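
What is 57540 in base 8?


Divide by 8 repeatedly:
57540 ÷ 8 = 7192 remainder 4
7192 ÷ 8 = 899 remainder 0
899 ÷ 8 = 112 remainder 3
112 ÷ 8 = 14 remainder 0
14 ÷ 8 = 1 remainder 6
1 ÷ 8 = 0 remainder 1
Reading remainders bottom-up:
= 0o160304


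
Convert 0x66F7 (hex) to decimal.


Positional values:
Position 0: 7 × 16^0 = 7 × 1 = 7
Position 1: F × 16^1 = 15 × 16 = 240
Position 2: 6 × 16^2 = 6 × 256 = 1536
Position 3: 6 × 16^3 = 6 × 4096 = 24576
Sum = 7 + 240 + 1536 + 24576
= 26359


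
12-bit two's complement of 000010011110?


Original: 000010011110
Step 1 - Invert all bits: 111101100001
Step 2 - Add 1: 111101100001 + 1
= 111101100010 (represents -158)


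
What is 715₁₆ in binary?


Each hex digit → 4 binary bits:
  7 = 0111
  1 = 0001
  5 = 0101
Concatenate: 0111 0001 0101
= 011100010101


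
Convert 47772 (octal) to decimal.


Positional values:
Position 0: 2 × 8^0 = 2
Position 1: 7 × 8^1 = 56
Position 2: 7 × 8^2 = 448
Position 3: 7 × 8^3 = 3584
Position 4: 4 × 8^4 = 16384
Sum = 2 + 56 + 448 + 3584 + 16384
= 20474


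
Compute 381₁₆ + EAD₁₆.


Align and add column by column (LSB to MSB, each column mod 16 with carry):
  0381
+ 0EAD
  ----
  col 0: 1(1) + D(13) + 0 (carry in) = 14 → E(14), carry out 0
  col 1: 8(8) + A(10) + 0 (carry in) = 18 → 2(2), carry out 1
  col 2: 3(3) + E(14) + 1 (carry in) = 18 → 2(2), carry out 1
  col 3: 0(0) + 0(0) + 1 (carry in) = 1 → 1(1), carry out 0
Reading digits MSB→LSB: 122E
Strip leading zeros: 122E
= 0x122E


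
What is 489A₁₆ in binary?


Each hex digit → 4 binary bits:
  4 = 0100
  8 = 1000
  9 = 1001
  A = 1010
Concatenate: 0100 1000 1001 1010
= 0100100010011010


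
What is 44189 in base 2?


Divide by 2 repeatedly:
44189 ÷ 2 = 22094 remainder 1
22094 ÷ 2 = 11047 remainder 0
11047 ÷ 2 = 5523 remainder 1
5523 ÷ 2 = 2761 remainder 1
2761 ÷ 2 = 1380 remainder 1
1380 ÷ 2 = 690 remainder 0
690 ÷ 2 = 345 remainder 0
345 ÷ 2 = 172 remainder 1
172 ÷ 2 = 86 remainder 0
86 ÷ 2 = 43 remainder 0
43 ÷ 2 = 21 remainder 1
21 ÷ 2 = 10 remainder 1
10 ÷ 2 = 5 remainder 0
5 ÷ 2 = 2 remainder 1
2 ÷ 2 = 1 remainder 0
1 ÷ 2 = 0 remainder 1
Reading remainders bottom-up:
= 1010110010011101


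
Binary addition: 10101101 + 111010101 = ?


Align and add column by column (LSB to MSB, carry propagating):
  0010101101
+ 0111010101
  ----------
  col 0: 1 + 1 + 0 (carry in) = 2 → bit 0, carry out 1
  col 1: 0 + 0 + 1 (carry in) = 1 → bit 1, carry out 0
  col 2: 1 + 1 + 0 (carry in) = 2 → bit 0, carry out 1
  col 3: 1 + 0 + 1 (carry in) = 2 → bit 0, carry out 1
  col 4: 0 + 1 + 1 (carry in) = 2 → bit 0, carry out 1
  col 5: 1 + 0 + 1 (carry in) = 2 → bit 0, carry out 1
  col 6: 0 + 1 + 1 (carry in) = 2 → bit 0, carry out 1
  col 7: 1 + 1 + 1 (carry in) = 3 → bit 1, carry out 1
  col 8: 0 + 1 + 1 (carry in) = 2 → bit 0, carry out 1
  col 9: 0 + 0 + 1 (carry in) = 1 → bit 1, carry out 0
Reading bits MSB→LSB: 1010000010
Strip leading zeros: 1010000010
= 1010000010


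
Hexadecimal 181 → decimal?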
◆ ◆ ◆ ◆
▶ _TASK BRIEF_
Please transcribe the full listing exactly, down to the last line.

▶ _FINISHED TASK_
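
What is 57540 in base 8?


Divide by 8 repeatedly:
57540 ÷ 8 = 7192 remainder 4
7192 ÷ 8 = 899 remainder 0
899 ÷ 8 = 112 remainder 3
112 ÷ 8 = 14 remainder 0
14 ÷ 8 = 1 remainder 6
1 ÷ 8 = 0 remainder 1
Reading remainders bottom-up:
= 0o160304


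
Convert 0x66F7 (hex) to decimal.


Positional values:
Position 0: 7 × 16^0 = 7 × 1 = 7
Position 1: F × 16^1 = 15 × 16 = 240
Position 2: 6 × 16^2 = 6 × 256 = 1536
Position 3: 6 × 16^3 = 6 × 4096 = 24576
Sum = 7 + 240 + 1536 + 24576
= 26359


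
12-bit two's complement of 000010011110?


Original: 000010011110
Step 1 - Invert all bits: 111101100001
Step 2 - Add 1: 111101100001 + 1
= 111101100010 (represents -158)


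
What is 715₁₆ in binary?


Each hex digit → 4 binary bits:
  7 = 0111
  1 = 0001
  5 = 0101
Concatenate: 0111 0001 0101
= 011100010101


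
Convert 47772 (octal) to decimal.


Positional values:
Position 0: 2 × 8^0 = 2
Position 1: 7 × 8^1 = 56
Position 2: 7 × 8^2 = 448
Position 3: 7 × 8^3 = 3584
Position 4: 4 × 8^4 = 16384
Sum = 2 + 56 + 448 + 3584 + 16384
= 20474


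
Compute 381₁₆ + EAD₁₆.


Align and add column by column (LSB to MSB, each column mod 16 with carry):
  0381
+ 0EAD
  ----
  col 0: 1(1) + D(13) + 0 (carry in) = 14 → E(14), carry out 0
  col 1: 8(8) + A(10) + 0 (carry in) = 18 → 2(2), carry out 1
  col 2: 3(3) + E(14) + 1 (carry in) = 18 → 2(2), carry out 1
  col 3: 0(0) + 0(0) + 1 (carry in) = 1 → 1(1), carry out 0
Reading digits MSB→LSB: 122E
Strip leading zeros: 122E
= 0x122E


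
What is 489A₁₆ in binary?


Each hex digit → 4 binary bits:
  4 = 0100
  8 = 1000
  9 = 1001
  A = 1010
Concatenate: 0100 1000 1001 1010
= 0100100010011010


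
What is 44189 in base 2?


Divide by 2 repeatedly:
44189 ÷ 2 = 22094 remainder 1
22094 ÷ 2 = 11047 remainder 0
11047 ÷ 2 = 5523 remainder 1
5523 ÷ 2 = 2761 remainder 1
2761 ÷ 2 = 1380 remainder 1
1380 ÷ 2 = 690 remainder 0
690 ÷ 2 = 345 remainder 0
345 ÷ 2 = 172 remainder 1
172 ÷ 2 = 86 remainder 0
86 ÷ 2 = 43 remainder 0
43 ÷ 2 = 21 remainder 1
21 ÷ 2 = 10 remainder 1
10 ÷ 2 = 5 remainder 0
5 ÷ 2 = 2 remainder 1
2 ÷ 2 = 1 remainder 0
1 ÷ 2 = 0 remainder 1
Reading remainders bottom-up:
= 1010110010011101


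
Binary addition: 10101101 + 111010101 = ?


Align and add column by column (LSB to MSB, carry propagating):
  0010101101
+ 0111010101
  ----------
  col 0: 1 + 1 + 0 (carry in) = 2 → bit 0, carry out 1
  col 1: 0 + 0 + 1 (carry in) = 1 → bit 1, carry out 0
  col 2: 1 + 1 + 0 (carry in) = 2 → bit 0, carry out 1
  col 3: 1 + 0 + 1 (carry in) = 2 → bit 0, carry out 1
  col 4: 0 + 1 + 1 (carry in) = 2 → bit 0, carry out 1
  col 5: 1 + 0 + 1 (carry in) = 2 → bit 0, carry out 1
  col 6: 0 + 1 + 1 (carry in) = 2 → bit 0, carry out 1
  col 7: 1 + 1 + 1 (carry in) = 3 → bit 1, carry out 1
  col 8: 0 + 1 + 1 (carry in) = 2 → bit 0, carry out 1
  col 9: 0 + 0 + 1 (carry in) = 1 → bit 1, carry out 0
Reading bits MSB→LSB: 1010000010
Strip leading zeros: 1010000010
= 1010000010


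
Hexadecimal 181 → decimal?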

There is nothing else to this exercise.